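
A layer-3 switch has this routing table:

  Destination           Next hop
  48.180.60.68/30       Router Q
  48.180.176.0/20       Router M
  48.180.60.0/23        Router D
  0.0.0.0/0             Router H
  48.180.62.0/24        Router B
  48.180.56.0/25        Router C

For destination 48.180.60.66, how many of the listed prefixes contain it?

2

Prefixes containing 48.180.60.66:
  0.0.0.0/0 (default, matches everything)
  48.180.60.0/23 (48.180.60.0 - 48.180.61.255)
Total matching entries: 2.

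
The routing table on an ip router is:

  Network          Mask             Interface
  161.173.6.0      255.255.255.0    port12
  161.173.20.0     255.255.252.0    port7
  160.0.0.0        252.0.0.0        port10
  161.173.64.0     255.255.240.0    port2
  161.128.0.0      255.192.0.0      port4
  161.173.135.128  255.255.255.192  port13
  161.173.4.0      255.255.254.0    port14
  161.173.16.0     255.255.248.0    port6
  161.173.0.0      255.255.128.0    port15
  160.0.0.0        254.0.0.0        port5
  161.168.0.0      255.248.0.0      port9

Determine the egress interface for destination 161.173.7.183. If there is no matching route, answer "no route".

port15

Routes whose prefix contains 161.173.7.183:
  160.0.0.0/6 (160.0.0.0 - 163.255.255.255) -> port10
  160.0.0.0/7 (160.0.0.0 - 161.255.255.255) -> port5
  161.128.0.0/10 (161.128.0.0 - 161.191.255.255) -> port4
  161.168.0.0/13 (161.168.0.0 - 161.175.255.255) -> port9
  161.173.0.0/17 (161.173.0.0 - 161.173.127.255) -> port15
More-specific entries that do NOT match:
  161.173.135.128/26 (161.173.135.128 - 161.173.135.191) does not contain 161.173.7.183
  161.173.6.0/24 (161.173.6.0 - 161.173.6.255) does not contain 161.173.7.183
  161.173.4.0/23 (161.173.4.0 - 161.173.5.255) does not contain 161.173.7.183
  161.173.20.0/22 (161.173.20.0 - 161.173.23.255) does not contain 161.173.7.183
  161.173.16.0/21 (161.173.16.0 - 161.173.23.255) does not contain 161.173.7.183
  161.173.64.0/20 (161.173.64.0 - 161.173.79.255) does not contain 161.173.7.183
Longest matching prefix is /17 -> interface port15.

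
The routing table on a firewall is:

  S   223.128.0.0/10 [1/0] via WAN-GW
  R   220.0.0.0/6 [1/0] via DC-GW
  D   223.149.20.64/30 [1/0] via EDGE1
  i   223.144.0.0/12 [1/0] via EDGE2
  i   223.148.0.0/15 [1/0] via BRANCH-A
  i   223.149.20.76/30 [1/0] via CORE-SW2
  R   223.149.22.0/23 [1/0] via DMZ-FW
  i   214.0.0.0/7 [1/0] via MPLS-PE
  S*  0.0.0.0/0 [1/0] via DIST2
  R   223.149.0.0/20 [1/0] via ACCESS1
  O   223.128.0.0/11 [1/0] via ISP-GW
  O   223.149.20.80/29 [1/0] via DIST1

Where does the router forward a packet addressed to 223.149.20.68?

Routes whose prefix contains 223.149.20.68:
  0.0.0.0/0 (default, matches everything) -> DIST2
  220.0.0.0/6 (220.0.0.0 - 223.255.255.255) -> DC-GW
  223.128.0.0/10 (223.128.0.0 - 223.191.255.255) -> WAN-GW
  223.128.0.0/11 (223.128.0.0 - 223.159.255.255) -> ISP-GW
  223.144.0.0/12 (223.144.0.0 - 223.159.255.255) -> EDGE2
  223.148.0.0/15 (223.148.0.0 - 223.149.255.255) -> BRANCH-A
More-specific entries that do NOT match:
  223.149.20.64/30 (223.149.20.64 - 223.149.20.67) does not contain 223.149.20.68
  223.149.20.76/30 (223.149.20.76 - 223.149.20.79) does not contain 223.149.20.68
  223.149.20.80/29 (223.149.20.80 - 223.149.20.87) does not contain 223.149.20.68
  223.149.22.0/23 (223.149.22.0 - 223.149.23.255) does not contain 223.149.20.68
  223.149.0.0/20 (223.149.0.0 - 223.149.15.255) does not contain 223.149.20.68
Longest matching prefix is /15 -> next hop BRANCH-A.

BRANCH-A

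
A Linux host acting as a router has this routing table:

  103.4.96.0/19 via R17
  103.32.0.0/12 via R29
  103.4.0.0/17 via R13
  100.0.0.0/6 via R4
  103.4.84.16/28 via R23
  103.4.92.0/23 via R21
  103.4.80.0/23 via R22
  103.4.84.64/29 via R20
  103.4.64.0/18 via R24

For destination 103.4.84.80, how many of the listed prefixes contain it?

3

Prefixes containing 103.4.84.80:
  100.0.0.0/6 (100.0.0.0 - 103.255.255.255)
  103.4.0.0/17 (103.4.0.0 - 103.4.127.255)
  103.4.64.0/18 (103.4.64.0 - 103.4.127.255)
Total matching entries: 3.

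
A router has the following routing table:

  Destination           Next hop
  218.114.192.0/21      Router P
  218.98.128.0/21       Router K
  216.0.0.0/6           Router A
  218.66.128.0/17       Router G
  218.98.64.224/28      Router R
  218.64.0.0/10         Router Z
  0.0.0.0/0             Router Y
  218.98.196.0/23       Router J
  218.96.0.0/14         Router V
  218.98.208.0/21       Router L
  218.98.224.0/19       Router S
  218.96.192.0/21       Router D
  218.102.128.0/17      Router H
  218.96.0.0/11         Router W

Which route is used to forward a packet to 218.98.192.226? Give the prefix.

218.96.0.0/14

Entries matching 218.98.192.226:
  0.0.0.0/0 (default, matches everything)
  216.0.0.0/6 (216.0.0.0 - 219.255.255.255)
  218.64.0.0/10 (218.64.0.0 - 218.127.255.255)
  218.96.0.0/11 (218.96.0.0 - 218.127.255.255)
  218.96.0.0/14 (218.96.0.0 - 218.99.255.255)
Most specific is 218.96.0.0/14.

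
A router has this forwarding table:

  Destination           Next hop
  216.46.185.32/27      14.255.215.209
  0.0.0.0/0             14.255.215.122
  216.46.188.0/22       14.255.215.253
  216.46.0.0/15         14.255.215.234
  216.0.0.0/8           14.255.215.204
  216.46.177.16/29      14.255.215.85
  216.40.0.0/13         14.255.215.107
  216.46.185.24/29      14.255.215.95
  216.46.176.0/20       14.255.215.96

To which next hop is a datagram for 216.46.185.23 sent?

14.255.215.96

Routes whose prefix contains 216.46.185.23:
  0.0.0.0/0 (default, matches everything) -> 14.255.215.122
  216.0.0.0/8 (216.0.0.0 - 216.255.255.255) -> 14.255.215.204
  216.40.0.0/13 (216.40.0.0 - 216.47.255.255) -> 14.255.215.107
  216.46.0.0/15 (216.46.0.0 - 216.47.255.255) -> 14.255.215.234
  216.46.176.0/20 (216.46.176.0 - 216.46.191.255) -> 14.255.215.96
More-specific entries that do NOT match:
  216.46.177.16/29 (216.46.177.16 - 216.46.177.23) does not contain 216.46.185.23
  216.46.185.24/29 (216.46.185.24 - 216.46.185.31) does not contain 216.46.185.23
  216.46.185.32/27 (216.46.185.32 - 216.46.185.63) does not contain 216.46.185.23
  216.46.188.0/22 (216.46.188.0 - 216.46.191.255) does not contain 216.46.185.23
Longest matching prefix is /20 -> next hop 14.255.215.96.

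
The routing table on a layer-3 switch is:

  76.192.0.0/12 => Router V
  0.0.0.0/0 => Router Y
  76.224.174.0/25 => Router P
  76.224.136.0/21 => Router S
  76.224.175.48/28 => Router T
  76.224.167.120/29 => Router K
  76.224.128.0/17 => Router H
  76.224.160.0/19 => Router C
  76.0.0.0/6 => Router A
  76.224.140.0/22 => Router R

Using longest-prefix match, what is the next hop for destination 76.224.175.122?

Router C

Routes whose prefix contains 76.224.175.122:
  0.0.0.0/0 (default, matches everything) -> Router Y
  76.0.0.0/6 (76.0.0.0 - 79.255.255.255) -> Router A
  76.224.128.0/17 (76.224.128.0 - 76.224.255.255) -> Router H
  76.224.160.0/19 (76.224.160.0 - 76.224.191.255) -> Router C
More-specific entries that do NOT match:
  76.224.167.120/29 (76.224.167.120 - 76.224.167.127) does not contain 76.224.175.122
  76.224.175.48/28 (76.224.175.48 - 76.224.175.63) does not contain 76.224.175.122
  76.224.174.0/25 (76.224.174.0 - 76.224.174.127) does not contain 76.224.175.122
  76.224.140.0/22 (76.224.140.0 - 76.224.143.255) does not contain 76.224.175.122
  76.224.136.0/21 (76.224.136.0 - 76.224.143.255) does not contain 76.224.175.122
Longest matching prefix is /19 -> next hop Router C.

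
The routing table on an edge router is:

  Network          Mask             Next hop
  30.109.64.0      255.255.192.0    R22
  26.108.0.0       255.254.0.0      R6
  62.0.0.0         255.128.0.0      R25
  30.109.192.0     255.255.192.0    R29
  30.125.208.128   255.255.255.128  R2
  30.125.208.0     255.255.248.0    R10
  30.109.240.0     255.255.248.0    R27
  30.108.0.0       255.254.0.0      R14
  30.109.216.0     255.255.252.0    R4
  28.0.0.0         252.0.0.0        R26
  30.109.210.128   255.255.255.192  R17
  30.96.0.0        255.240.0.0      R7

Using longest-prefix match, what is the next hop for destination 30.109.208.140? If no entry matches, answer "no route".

R29

Routes whose prefix contains 30.109.208.140:
  28.0.0.0/6 (28.0.0.0 - 31.255.255.255) -> R26
  30.96.0.0/12 (30.96.0.0 - 30.111.255.255) -> R7
  30.108.0.0/15 (30.108.0.0 - 30.109.255.255) -> R14
  30.109.192.0/18 (30.109.192.0 - 30.109.255.255) -> R29
More-specific entries that do NOT match:
  30.109.210.128/26 (30.109.210.128 - 30.109.210.191) does not contain 30.109.208.140
  30.125.208.128/25 (30.125.208.128 - 30.125.208.255) does not contain 30.109.208.140
  30.109.216.0/22 (30.109.216.0 - 30.109.219.255) does not contain 30.109.208.140
  30.125.208.0/21 (30.125.208.0 - 30.125.215.255) does not contain 30.109.208.140
  30.109.240.0/21 (30.109.240.0 - 30.109.247.255) does not contain 30.109.208.140
Longest matching prefix is /18 -> next hop R29.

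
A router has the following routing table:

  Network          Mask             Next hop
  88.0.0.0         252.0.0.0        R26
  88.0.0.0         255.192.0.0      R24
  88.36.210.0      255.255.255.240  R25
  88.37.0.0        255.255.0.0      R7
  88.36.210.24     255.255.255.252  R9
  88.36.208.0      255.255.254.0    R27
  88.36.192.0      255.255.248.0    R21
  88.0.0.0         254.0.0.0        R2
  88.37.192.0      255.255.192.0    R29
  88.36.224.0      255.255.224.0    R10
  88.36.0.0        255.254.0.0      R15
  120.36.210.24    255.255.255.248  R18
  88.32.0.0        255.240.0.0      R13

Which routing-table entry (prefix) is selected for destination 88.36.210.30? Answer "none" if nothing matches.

88.36.0.0/15

Entries matching 88.36.210.30:
  88.0.0.0/6 (88.0.0.0 - 91.255.255.255)
  88.0.0.0/7 (88.0.0.0 - 89.255.255.255)
  88.0.0.0/10 (88.0.0.0 - 88.63.255.255)
  88.32.0.0/12 (88.32.0.0 - 88.47.255.255)
  88.36.0.0/15 (88.36.0.0 - 88.37.255.255)
Most specific is 88.36.0.0/15.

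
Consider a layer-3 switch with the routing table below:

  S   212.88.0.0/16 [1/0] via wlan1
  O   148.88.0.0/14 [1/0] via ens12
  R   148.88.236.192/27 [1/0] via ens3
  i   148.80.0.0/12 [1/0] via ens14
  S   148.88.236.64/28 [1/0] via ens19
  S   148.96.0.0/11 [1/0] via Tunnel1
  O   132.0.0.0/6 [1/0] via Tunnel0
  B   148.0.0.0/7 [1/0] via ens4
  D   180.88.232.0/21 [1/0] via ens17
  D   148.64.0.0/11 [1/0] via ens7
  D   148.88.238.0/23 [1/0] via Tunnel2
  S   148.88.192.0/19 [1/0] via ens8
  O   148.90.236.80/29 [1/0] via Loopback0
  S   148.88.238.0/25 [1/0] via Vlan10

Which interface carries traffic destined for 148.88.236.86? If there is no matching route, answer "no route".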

········

### Instructions to follow
Start at the line containing "[1/0] via ens14" and print each line exactly until the listing ends, keeping the final line too.

### Expected output
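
  i   148.80.0.0/12 [1/0] via ens14
  S   148.88.236.64/28 [1/0] via ens19
  S   148.96.0.0/11 [1/0] via Tunnel1
  O   132.0.0.0/6 [1/0] via Tunnel0
  B   148.0.0.0/7 [1/0] via ens4
  D   180.88.232.0/21 [1/0] via ens17
  D   148.64.0.0/11 [1/0] via ens7
  D   148.88.238.0/23 [1/0] via Tunnel2
  S   148.88.192.0/19 [1/0] via ens8
  O   148.90.236.80/29 [1/0] via Loopback0
  S   148.88.238.0/25 [1/0] via Vlan10

Which interface carries traffic destined for 148.88.236.86? If there is no matching route, answer "no route".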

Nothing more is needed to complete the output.